(RECORDS FOR THE EXERCISE):
+---+
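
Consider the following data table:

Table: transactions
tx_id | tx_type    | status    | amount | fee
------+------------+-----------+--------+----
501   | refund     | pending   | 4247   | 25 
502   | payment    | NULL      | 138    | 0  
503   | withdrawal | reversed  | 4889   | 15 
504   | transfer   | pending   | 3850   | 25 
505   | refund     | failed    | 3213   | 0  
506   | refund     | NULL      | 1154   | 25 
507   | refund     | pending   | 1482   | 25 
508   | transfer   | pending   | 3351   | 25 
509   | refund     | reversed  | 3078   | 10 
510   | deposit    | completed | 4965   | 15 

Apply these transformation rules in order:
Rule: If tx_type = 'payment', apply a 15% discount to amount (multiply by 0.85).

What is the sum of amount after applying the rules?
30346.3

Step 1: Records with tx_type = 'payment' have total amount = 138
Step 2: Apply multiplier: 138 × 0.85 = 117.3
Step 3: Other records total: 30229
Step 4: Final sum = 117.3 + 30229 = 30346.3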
+---+
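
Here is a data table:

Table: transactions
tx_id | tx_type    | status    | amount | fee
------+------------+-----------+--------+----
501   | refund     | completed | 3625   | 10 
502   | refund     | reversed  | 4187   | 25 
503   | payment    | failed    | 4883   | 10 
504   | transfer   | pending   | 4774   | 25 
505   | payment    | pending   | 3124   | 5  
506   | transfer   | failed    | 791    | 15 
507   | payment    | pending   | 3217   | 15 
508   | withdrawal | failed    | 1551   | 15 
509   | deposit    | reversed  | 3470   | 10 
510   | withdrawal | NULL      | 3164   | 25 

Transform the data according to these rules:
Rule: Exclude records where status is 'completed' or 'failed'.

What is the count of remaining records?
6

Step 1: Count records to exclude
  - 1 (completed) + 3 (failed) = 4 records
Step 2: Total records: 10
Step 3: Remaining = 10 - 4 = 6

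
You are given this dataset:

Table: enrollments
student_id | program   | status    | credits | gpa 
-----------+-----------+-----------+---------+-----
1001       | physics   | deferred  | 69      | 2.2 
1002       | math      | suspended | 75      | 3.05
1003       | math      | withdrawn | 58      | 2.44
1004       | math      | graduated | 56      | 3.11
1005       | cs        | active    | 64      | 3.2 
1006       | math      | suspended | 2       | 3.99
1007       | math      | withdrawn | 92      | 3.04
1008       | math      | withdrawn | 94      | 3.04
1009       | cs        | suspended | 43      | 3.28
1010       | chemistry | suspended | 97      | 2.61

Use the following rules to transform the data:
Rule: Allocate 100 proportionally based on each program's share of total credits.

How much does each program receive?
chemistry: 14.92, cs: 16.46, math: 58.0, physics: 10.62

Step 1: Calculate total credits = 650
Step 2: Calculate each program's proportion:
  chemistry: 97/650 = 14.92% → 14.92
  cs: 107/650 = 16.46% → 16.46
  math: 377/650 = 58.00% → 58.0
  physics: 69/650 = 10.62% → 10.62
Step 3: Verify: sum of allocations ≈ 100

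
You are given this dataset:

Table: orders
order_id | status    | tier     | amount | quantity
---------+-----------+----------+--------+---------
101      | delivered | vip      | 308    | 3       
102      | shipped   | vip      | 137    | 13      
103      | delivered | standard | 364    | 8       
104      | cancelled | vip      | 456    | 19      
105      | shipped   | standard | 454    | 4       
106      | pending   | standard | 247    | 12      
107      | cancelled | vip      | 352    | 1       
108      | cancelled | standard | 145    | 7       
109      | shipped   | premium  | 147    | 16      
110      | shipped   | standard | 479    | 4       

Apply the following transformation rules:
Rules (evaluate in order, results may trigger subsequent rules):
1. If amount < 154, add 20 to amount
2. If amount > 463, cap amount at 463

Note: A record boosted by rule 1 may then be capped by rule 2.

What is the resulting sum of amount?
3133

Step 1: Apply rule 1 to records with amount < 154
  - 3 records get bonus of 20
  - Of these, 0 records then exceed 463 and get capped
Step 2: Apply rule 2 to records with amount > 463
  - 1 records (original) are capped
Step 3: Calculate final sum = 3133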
+---+
(EXERCISE REQUIREMENTS):
Extract from the records above the lines from the one containing "What is the count of remaining records?" to the one containing "Use the following", both lines included, exactly as they appear and with nothing else.

(ANSWER FOR THIS EXERCISE):
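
What is the count of remaining records?
6

Step 1: Count records to exclude
  - 1 (completed) + 3 (failed) = 4 records
Step 2: Total records: 10
Step 3: Remaining = 10 - 4 = 6

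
You are given this dataset:

Table: enrollments
student_id | program   | status    | credits | gpa 
-----------+-----------+-----------+---------+-----
1001       | physics   | deferred  | 69      | 2.2 
1002       | math      | suspended | 75      | 3.05
1003       | math      | withdrawn | 58      | 2.44
1004       | math      | graduated | 56      | 3.11
1005       | cs        | active    | 64      | 3.2 
1006       | math      | suspended | 2       | 3.99
1007       | math      | withdrawn | 92      | 3.04
1008       | math      | withdrawn | 94      | 3.04
1009       | cs        | suspended | 43      | 3.28
1010       | chemistry | suspended | 97      | 2.61

Use the following rules to transform the data: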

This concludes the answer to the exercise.